● Exercise directions:
From the line with "Answer: 3025" to the line with "Answer: -387772693/79698 ≈ -4865.5", retype every line exactly, including those two, and leave out the rest of the data below.

[Saved data entries]
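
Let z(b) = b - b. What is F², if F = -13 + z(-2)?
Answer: 169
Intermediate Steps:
z(b) = 0
F = -13 (F = -13 + 0 = -13)
F² = (-13)² = 169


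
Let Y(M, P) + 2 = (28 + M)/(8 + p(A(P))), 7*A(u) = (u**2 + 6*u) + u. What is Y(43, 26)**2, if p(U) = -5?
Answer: 4225/9 ≈ 469.44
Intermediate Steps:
A(u) = u + u**2/7 (A(u) = ((u**2 + 6*u) + u)/7 = (u**2 + 7*u)/7 = u + u**2/7)
Y(M, P) = 22/3 + M/3 (Y(M, P) = -2 + (28 + M)/(8 - 5) = -2 + (28 + M)/3 = -2 + (28 + M)*(1/3) = -2 + (28/3 + M/3) = 22/3 + M/3)
Y(43, 26)**2 = (22/3 + (1/3)*43)**2 = (22/3 + 43/3)**2 = (65/3)**2 = 4225/9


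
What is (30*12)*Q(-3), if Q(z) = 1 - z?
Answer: 1440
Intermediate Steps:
(30*12)*Q(-3) = (30*12)*(1 - 1*(-3)) = 360*(1 + 3) = 360*4 = 1440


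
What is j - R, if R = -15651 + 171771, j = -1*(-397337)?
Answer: 241217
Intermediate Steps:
j = 397337
R = 156120
j - R = 397337 - 1*156120 = 397337 - 156120 = 241217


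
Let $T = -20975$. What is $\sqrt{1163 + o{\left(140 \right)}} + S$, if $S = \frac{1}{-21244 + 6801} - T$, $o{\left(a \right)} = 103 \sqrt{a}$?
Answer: $\frac{302941924}{14443} + \sqrt{1163 + 206 \sqrt{35}} \approx 21024.0$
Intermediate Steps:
$S = \frac{302941924}{14443}$ ($S = \frac{1}{-21244 + 6801} - -20975 = \frac{1}{-14443} + 20975 = - \frac{1}{14443} + 20975 = \frac{302941924}{14443} \approx 20975.0$)
$\sqrt{1163 + o{\left(140 \right)}} + S = \sqrt{1163 + 103 \sqrt{140}} + \frac{302941924}{14443} = \sqrt{1163 + 103 \cdot 2 \sqrt{35}} + \frac{302941924}{14443} = \sqrt{1163 + 206 \sqrt{35}} + \frac{302941924}{14443} = \frac{302941924}{14443} + \sqrt{1163 + 206 \sqrt{35}}$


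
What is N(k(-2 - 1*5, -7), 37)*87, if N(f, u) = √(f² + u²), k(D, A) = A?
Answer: 87*√1418 ≈ 3276.1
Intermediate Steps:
N(k(-2 - 1*5, -7), 37)*87 = √((-7)² + 37²)*87 = √(49 + 1369)*87 = √1418*87 = 87*√1418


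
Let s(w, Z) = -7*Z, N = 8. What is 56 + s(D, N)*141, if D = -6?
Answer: -7840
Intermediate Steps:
56 + s(D, N)*141 = 56 - 7*8*141 = 56 - 56*141 = 56 - 7896 = -7840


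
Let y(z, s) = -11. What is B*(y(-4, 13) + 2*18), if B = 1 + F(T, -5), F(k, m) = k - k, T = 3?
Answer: 25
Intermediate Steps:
F(k, m) = 0
B = 1 (B = 1 + 0 = 1)
B*(y(-4, 13) + 2*18) = 1*(-11 + 2*18) = 1*(-11 + 36) = 1*25 = 25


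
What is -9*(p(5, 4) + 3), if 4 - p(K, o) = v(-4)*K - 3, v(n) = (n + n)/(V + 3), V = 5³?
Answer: -1485/16 ≈ -92.813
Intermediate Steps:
V = 125
v(n) = n/64 (v(n) = (n + n)/(125 + 3) = (2*n)/128 = (2*n)*(1/128) = n/64)
p(K, o) = 7 + K/16 (p(K, o) = 4 - (((1/64)*(-4))*K - 3) = 4 - (-K/16 - 3) = 4 - (-3 - K/16) = 4 + (3 + K/16) = 7 + K/16)
-9*(p(5, 4) + 3) = -9*((7 + (1/16)*5) + 3) = -9*((7 + 5/16) + 3) = -9*(117/16 + 3) = -9*165/16 = -1485/16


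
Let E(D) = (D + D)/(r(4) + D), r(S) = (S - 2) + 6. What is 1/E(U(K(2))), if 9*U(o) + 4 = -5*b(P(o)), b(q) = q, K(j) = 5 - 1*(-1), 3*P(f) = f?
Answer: -29/14 ≈ -2.0714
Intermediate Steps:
P(f) = f/3
K(j) = 6 (K(j) = 5 + 1 = 6)
U(o) = -4/9 - 5*o/27 (U(o) = -4/9 + (-5*o/3)/9 = -4/9 - 5*o/27)
r(S) = 4 + S (r(S) = (-2 + S) + 6 = 4 + S)
E(D) = 2*D/(8 + D) (E(D) = (D + D)/((4 + 4) + D) = (2*D)/(8 + D) = 2*D/(8 + D))
1/E(U(K(2))) = 1/(2*(-4/9 - 5/27*6)/(8 + (-4/9 - 5/27*6))) = 1/(2*(-4/9 - 10/9)/(8 + (-4/9 - 10/9))) = 1/(2*(-14/9)/(8 - 14/9)) = 1/(2*(-14/9)/(58/9)) = 1/(2*(-14/9)*(9/58)) = 1/(-14/29) = -29/14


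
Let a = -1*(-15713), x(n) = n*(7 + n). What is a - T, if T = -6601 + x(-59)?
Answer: 19246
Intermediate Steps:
a = 15713
T = -3533 (T = -6601 - 59*(7 - 59) = -6601 - 59*(-52) = -6601 + 3068 = -3533)
a - T = 15713 - 1*(-3533) = 15713 + 3533 = 19246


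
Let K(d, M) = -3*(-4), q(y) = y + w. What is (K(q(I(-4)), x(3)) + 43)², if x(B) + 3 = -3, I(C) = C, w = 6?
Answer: 3025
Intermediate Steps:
x(B) = -6 (x(B) = -3 - 3 = -6)
q(y) = 6 + y (q(y) = y + 6 = 6 + y)
K(d, M) = 12
(K(q(I(-4)), x(3)) + 43)² = (12 + 43)² = 55² = 3025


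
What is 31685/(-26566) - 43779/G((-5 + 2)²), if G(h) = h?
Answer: -387772693/79698 ≈ -4865.5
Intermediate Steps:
31685/(-26566) - 43779/G((-5 + 2)²) = 31685/(-26566) - 43779/(-5 + 2)² = 31685*(-1/26566) - 43779/((-3)²) = -31685/26566 - 43779/9 = -31685/26566 - 43779*⅑ = -31685/26566 - 14593/3 = -387772693/79698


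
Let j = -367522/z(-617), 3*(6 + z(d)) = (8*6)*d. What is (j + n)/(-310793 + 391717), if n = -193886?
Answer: -957419193/399683636 ≈ -2.3954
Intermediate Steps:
z(d) = -6 + 16*d (z(d) = -6 + ((8*6)*d)/3 = -6 + (48*d)/3 = -6 + 16*d)
j = 183761/4939 (j = -367522/(-6 + 16*(-617)) = -367522/(-6 - 9872) = -367522/(-9878) = -367522*(-1/9878) = 183761/4939 ≈ 37.206)
(j + n)/(-310793 + 391717) = (183761/4939 - 193886)/(-310793 + 391717) = -957419193/4939/80924 = -957419193/4939*1/80924 = -957419193/399683636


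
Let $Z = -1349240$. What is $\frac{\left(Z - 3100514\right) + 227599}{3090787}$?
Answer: $- \frac{603165}{441541} \approx -1.366$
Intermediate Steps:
$\frac{\left(Z - 3100514\right) + 227599}{3090787} = \frac{\left(-1349240 - 3100514\right) + 227599}{3090787} = \left(-4449754 + 227599\right) \frac{1}{3090787} = \left(-4222155\right) \frac{1}{3090787} = - \frac{603165}{441541}$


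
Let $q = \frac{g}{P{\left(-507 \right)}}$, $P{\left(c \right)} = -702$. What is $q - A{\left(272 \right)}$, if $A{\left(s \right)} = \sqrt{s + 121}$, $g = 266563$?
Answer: $- \frac{266563}{702} - \sqrt{393} \approx -399.54$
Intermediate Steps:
$A{\left(s \right)} = \sqrt{121 + s}$
$q = - \frac{266563}{702}$ ($q = \frac{266563}{-702} = 266563 \left(- \frac{1}{702}\right) = - \frac{266563}{702} \approx -379.72$)
$q - A{\left(272 \right)} = - \frac{266563}{702} - \sqrt{121 + 272} = - \frac{266563}{702} - \sqrt{393}$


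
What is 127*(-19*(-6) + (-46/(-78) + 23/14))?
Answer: 8059801/546 ≈ 14762.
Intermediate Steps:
127*(-19*(-6) + (-46/(-78) + 23/14)) = 127*(114 + (-46*(-1/78) + 23*(1/14))) = 127*(114 + (23/39 + 23/14)) = 127*(114 + 1219/546) = 127*(63463/546) = 8059801/546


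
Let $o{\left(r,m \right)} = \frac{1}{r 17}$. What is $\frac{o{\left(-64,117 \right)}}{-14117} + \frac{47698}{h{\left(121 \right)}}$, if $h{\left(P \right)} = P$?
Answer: $\frac{732607700729}{1858474816} \approx 394.2$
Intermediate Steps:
$o{\left(r,m \right)} = \frac{1}{17 r}$
$\frac{o{\left(-64,117 \right)}}{-14117} + \frac{47698}{h{\left(121 \right)}} = \frac{\frac{1}{17} \frac{1}{-64}}{-14117} + \frac{47698}{121} = \frac{1}{17} \left(- \frac{1}{64}\right) \left(- \frac{1}{14117}\right) + 47698 \cdot \frac{1}{121} = \left(- \frac{1}{1088}\right) \left(- \frac{1}{14117}\right) + \frac{47698}{121} = \frac{1}{15359296} + \frac{47698}{121} = \frac{732607700729}{1858474816}$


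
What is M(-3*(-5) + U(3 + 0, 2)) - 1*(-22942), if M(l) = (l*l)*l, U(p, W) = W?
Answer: 27855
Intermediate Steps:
M(l) = l³ (M(l) = l²*l = l³)
M(-3*(-5) + U(3 + 0, 2)) - 1*(-22942) = (-3*(-5) + 2)³ - 1*(-22942) = (15 + 2)³ + 22942 = 17³ + 22942 = 4913 + 22942 = 27855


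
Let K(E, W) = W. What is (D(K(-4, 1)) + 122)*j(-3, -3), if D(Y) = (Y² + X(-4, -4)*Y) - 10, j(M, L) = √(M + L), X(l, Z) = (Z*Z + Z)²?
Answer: 257*I*√6 ≈ 629.52*I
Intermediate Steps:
X(l, Z) = (Z + Z²)² (X(l, Z) = (Z² + Z)² = (Z + Z²)²)
j(M, L) = √(L + M)
D(Y) = -10 + Y² + 144*Y (D(Y) = (Y² + ((-4)²*(1 - 4)²)*Y) - 10 = (Y² + (16*(-3)²)*Y) - 10 = (Y² + (16*9)*Y) - 10 = (Y² + 144*Y) - 10 = -10 + Y² + 144*Y)
(D(K(-4, 1)) + 122)*j(-3, -3) = ((-10 + 1² + 144*1) + 122)*√(-3 - 3) = ((-10 + 1 + 144) + 122)*√(-6) = (135 + 122)*(I*√6) = 257*(I*√6) = 257*I*√6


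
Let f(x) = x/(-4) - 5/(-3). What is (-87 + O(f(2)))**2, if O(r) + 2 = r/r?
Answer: 7744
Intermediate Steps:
f(x) = 5/3 - x/4 (f(x) = x*(-1/4) - 5*(-1/3) = -x/4 + 5/3 = 5/3 - x/4)
O(r) = -1 (O(r) = -2 + r/r = -2 + 1 = -1)
(-87 + O(f(2)))**2 = (-87 - 1)**2 = (-88)**2 = 7744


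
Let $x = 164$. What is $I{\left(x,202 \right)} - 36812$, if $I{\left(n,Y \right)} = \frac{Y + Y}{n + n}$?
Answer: $- \frac{3018483}{82} \approx -36811.0$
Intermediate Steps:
$I{\left(n,Y \right)} = \frac{Y}{n}$ ($I{\left(n,Y \right)} = \frac{2 Y}{2 n} = 2 Y \frac{1}{2 n} = \frac{Y}{n}$)
$I{\left(x,202 \right)} - 36812 = \frac{202}{164} - 36812 = 202 \cdot \frac{1}{164} - 36812 = \frac{101}{82} - 36812 = - \frac{3018483}{82}$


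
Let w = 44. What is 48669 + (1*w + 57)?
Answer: 48770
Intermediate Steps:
48669 + (1*w + 57) = 48669 + (1*44 + 57) = 48669 + (44 + 57) = 48669 + 101 = 48770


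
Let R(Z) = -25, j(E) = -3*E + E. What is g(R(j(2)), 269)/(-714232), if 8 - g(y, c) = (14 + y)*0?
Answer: -1/89279 ≈ -1.1201e-5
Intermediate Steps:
j(E) = -2*E
g(y, c) = 8 (g(y, c) = 8 - (14 + y)*0 = 8 - 1*0 = 8 + 0 = 8)
g(R(j(2)), 269)/(-714232) = 8/(-714232) = 8*(-1/714232) = -1/89279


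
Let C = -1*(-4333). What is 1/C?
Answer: 1/4333 ≈ 0.00023079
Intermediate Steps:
C = 4333
1/C = 1/4333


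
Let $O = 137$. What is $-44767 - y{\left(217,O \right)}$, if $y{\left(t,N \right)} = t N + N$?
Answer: $-74633$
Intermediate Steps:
$y{\left(t,N \right)} = N + N t$ ($y{\left(t,N \right)} = N t + N = N + N t$)
$-44767 - y{\left(217,O \right)} = -44767 - 137 \left(1 + 217\right) = -44767 - 137 \cdot 218 = -44767 - 29866 = -74633$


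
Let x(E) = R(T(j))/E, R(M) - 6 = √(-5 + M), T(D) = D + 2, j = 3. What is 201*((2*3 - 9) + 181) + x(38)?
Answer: 679785/19 ≈ 35778.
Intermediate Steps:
T(D) = 2 + D
R(M) = 6 + √(-5 + M)
x(E) = 6/E (x(E) = (6 + √(-5 + (2 + 3)))/E = (6 + √(-5 + 5))/E = (6 + √0)/E = (6 + 0)/E = 6/E)
201*((2*3 - 9) + 181) + x(38) = 201*((2*3 - 9) + 181) + 6/38 = 201*((6 - 9) + 181) + 6*(1/38) = 201*(-3 + 181) + 3/19 = 201*178 + 3/19 = 35778 + 3/19 = 679785/19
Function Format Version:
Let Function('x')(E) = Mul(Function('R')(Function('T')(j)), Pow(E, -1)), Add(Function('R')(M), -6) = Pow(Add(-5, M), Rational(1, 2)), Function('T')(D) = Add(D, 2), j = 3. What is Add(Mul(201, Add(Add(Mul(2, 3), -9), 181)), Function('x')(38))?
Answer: Rational(679785, 19) ≈ 35778.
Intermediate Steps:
Function('T')(D) = Add(2, D)
Function('R')(M) = Add(6, Pow(Add(-5, M), Rational(1, 2)))
Function('x')(E) = Mul(6, Pow(E, -1)) (Function('x')(E) = Mul(Add(6, Pow(Add(-5, Add(2, 3)), Rational(1, 2))), Pow(E, -1)) = Mul(Add(6, Pow(Add(-5, 5), Rational(1, 2))), Pow(E, -1)) = Mul(Add(6, Pow(0, Rational(1, 2))), Pow(E, -1)) = Mul(Add(6, 0), Pow(E, -1)) = Mul(6, Pow(E, -1)))
Add(Mul(201, Add(Add(Mul(2, 3), -9), 181)), Function('x')(38)) = Add(Mul(201, Add(Add(Mul(2, 3), -9), 181)), Mul(6, Pow(38, -1))) = Add(Mul(201, Add(Add(6, -9), 181)), Mul(6, Rational(1, 38))) = Add(Mul(201, Add(-3, 181)), Rational(3, 19)) = Add(Mul(201, 178), Rational(3, 19)) = Add(35778, Rational(3, 19)) = Rational(679785, 19)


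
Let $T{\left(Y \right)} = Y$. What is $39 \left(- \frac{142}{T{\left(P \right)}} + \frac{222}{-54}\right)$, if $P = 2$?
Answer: $- \frac{8788}{3} \approx -2929.3$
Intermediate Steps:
$39 \left(- \frac{142}{T{\left(P \right)}} + \frac{222}{-54}\right) = 39 \left(- \frac{142}{2} + \frac{222}{-54}\right) = 39 \left(\left(-142\right) \frac{1}{2} + 222 \left(- \frac{1}{54}\right)\right) = 39 \left(-71 - \frac{37}{9}\right) = 39 \left(- \frac{676}{9}\right) = - \frac{8788}{3}$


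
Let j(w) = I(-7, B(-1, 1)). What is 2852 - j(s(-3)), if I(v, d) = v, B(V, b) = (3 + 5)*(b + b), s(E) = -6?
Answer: 2859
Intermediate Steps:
B(V, b) = 16*b (B(V, b) = 8*(2*b) = 16*b)
j(w) = -7
2852 - j(s(-3)) = 2852 - 1*(-7) = 2852 + 7 = 2859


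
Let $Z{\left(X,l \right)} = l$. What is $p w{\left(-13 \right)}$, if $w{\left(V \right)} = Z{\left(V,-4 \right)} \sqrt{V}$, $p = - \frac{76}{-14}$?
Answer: $- \frac{152 i \sqrt{13}}{7} \approx - 78.292 i$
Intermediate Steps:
$p = \frac{38}{7}$ ($p = \left(-76\right) \left(- \frac{1}{14}\right) = \frac{38}{7} \approx 5.4286$)
$w{\left(V \right)} = - 4 \sqrt{V}$
$p w{\left(-13 \right)} = \frac{38 \left(- 4 \sqrt{-13}\right)}{7} = \frac{38 \left(- 4 i \sqrt{13}\right)}{7} = - \frac{152 i \sqrt{13}}{7}$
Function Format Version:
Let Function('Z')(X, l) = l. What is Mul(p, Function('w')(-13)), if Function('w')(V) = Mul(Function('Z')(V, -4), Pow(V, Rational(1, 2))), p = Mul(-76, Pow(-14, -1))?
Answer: Mul(Rational(-152, 7), I, Pow(13, Rational(1, 2))) ≈ Mul(-78.292, I)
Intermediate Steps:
p = Rational(38, 7) (p = Mul(-76, Rational(-1, 14)) = Rational(38, 7) ≈ 5.4286)
Function('w')(V) = Mul(-4, Pow(V, Rational(1, 2)))
Mul(p, Function('w')(-13)) = Mul(Rational(38, 7), Mul(-4, Pow(-13, Rational(1, 2)))) = Mul(Rational(38, 7), Mul(-4, Mul(I, Pow(13, Rational(1, 2))))) = Mul(Rational(38, 7), Mul(-4, I, Pow(13, Rational(1, 2)))) = Mul(Rational(-152, 7), I, Pow(13, Rational(1, 2)))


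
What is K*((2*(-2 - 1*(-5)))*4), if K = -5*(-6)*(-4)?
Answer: -2880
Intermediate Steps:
K = -120 (K = 30*(-4) = -120)
K*((2*(-2 - 1*(-5)))*4) = -120*2*(-2 - 1*(-5))*4 = -120*2*(-2 + 5)*4 = -120*2*3*4 = -720*4 = -120*24 = -2880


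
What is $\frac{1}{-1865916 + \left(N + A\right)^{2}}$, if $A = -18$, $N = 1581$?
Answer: $\frac{1}{577053} \approx 1.7329 \cdot 10^{-6}$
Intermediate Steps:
$\frac{1}{-1865916 + \left(N + A\right)^{2}} = \frac{1}{-1865916 + \left(1581 - 18\right)^{2}} = \frac{1}{-1865916 + 1563^{2}} = \frac{1}{-1865916 + 2442969} = \frac{1}{577053}$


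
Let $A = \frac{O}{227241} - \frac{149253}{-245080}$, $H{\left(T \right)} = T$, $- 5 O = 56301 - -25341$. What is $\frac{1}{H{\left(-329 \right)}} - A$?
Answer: $- \frac{471314652329}{872511513720} \approx -0.54018$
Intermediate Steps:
$O = - \frac{81642}{5}$ ($O = - \frac{56301 - -25341}{5} = - \frac{56301 + 25341}{5} = \left(- \frac{1}{5}\right) 81642 = - \frac{81642}{5} \approx -16328.0$)
$A = \frac{9971545567}{18564074760}$ ($A = - \frac{81642}{5 \cdot 227241} - \frac{149253}{-245080} = \left(- \frac{81642}{5}\right) \frac{1}{227241} - - \frac{149253}{245080} = - \frac{27214}{378735} + \frac{149253}{245080} = \frac{9971545567}{18564074760} \approx 0.53714$)
$\frac{1}{H{\left(-329 \right)}} - A = \frac{1}{-329} - \frac{9971545567}{18564074760} = - \frac{1}{329} - \frac{9971545567}{18564074760} = - \frac{471314652329}{872511513720}$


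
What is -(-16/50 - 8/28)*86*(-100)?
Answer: -36464/7 ≈ -5209.1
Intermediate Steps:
-(-16/50 - 8/28)*86*(-100) = -(-16*1/50 - 8*1/28)*86*(-100) = -(-8/25 - 2/7)*86*(-100) = -(-106/175*86)*(-100) = -(-9116)*(-100)/175 = -1*36464/7 = -36464/7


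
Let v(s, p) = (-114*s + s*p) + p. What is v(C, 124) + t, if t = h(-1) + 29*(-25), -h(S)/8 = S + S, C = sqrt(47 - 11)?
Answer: -525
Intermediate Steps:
C = 6 (C = sqrt(36) = 6)
h(S) = -16*S (h(S) = -8*(S + S) = -16*S)
v(s, p) = p - 114*s + p*s (v(s, p) = (-114*s + p*s) + p = p - 114*s + p*s)
t = -709 (t = -16*(-1) + 29*(-25) = 16 - 725 = -709)
v(C, 124) + t = (124 - 114*6 + 124*6) - 709 = (124 - 684 + 744) - 709 = 184 - 709 = -525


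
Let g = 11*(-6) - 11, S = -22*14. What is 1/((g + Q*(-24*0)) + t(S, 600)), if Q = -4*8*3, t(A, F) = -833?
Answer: -1/910 ≈ -0.0010989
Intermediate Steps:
S = -308
Q = -96 (Q = -32*3 = -96)
g = -77 (g = -66 - 11 = -77)
1/((g + Q*(-24*0)) + t(S, 600)) = 1/((-77 - (-2304)*0) - 833) = 1/((-77 - 96*0) - 833) = 1/((-77 + 0) - 833) = 1/(-77 - 833) = 1/(-910) = -1/910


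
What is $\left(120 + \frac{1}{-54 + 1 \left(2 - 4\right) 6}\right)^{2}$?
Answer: $\frac{62710561}{4356} \approx 14396.0$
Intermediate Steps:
$\left(120 + \frac{1}{-54 + 1 \left(2 - 4\right) 6}\right)^{2} = \left(120 + \frac{1}{-54 + 1 \left(-2\right) 6}\right)^{2} = \left(120 + \frac{1}{-54 - 12}\right)^{2} = \left(120 + \frac{1}{-66}\right)^{2} = \left(120 - \frac{1}{66}\right)^{2} = \left(\frac{7919}{66}\right)^{2} = \frac{62710561}{4356}$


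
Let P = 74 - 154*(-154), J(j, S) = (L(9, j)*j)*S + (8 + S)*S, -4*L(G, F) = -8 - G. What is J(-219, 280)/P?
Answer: -5999/793 ≈ -7.5649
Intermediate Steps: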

● Result of the task:
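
Answer: 3025
Intermediate Steps:
x(B) = -6 (x(B) = -3 - 3 = -6)
q(y) = 6 + y (q(y) = y + 6 = 6 + y)
K(d, M) = 12
(K(q(I(-4)), x(3)) + 43)² = (12 + 43)² = 55² = 3025


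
What is 31685/(-26566) - 43779/G((-5 + 2)²), if G(h) = h?
Answer: -387772693/79698 ≈ -4865.5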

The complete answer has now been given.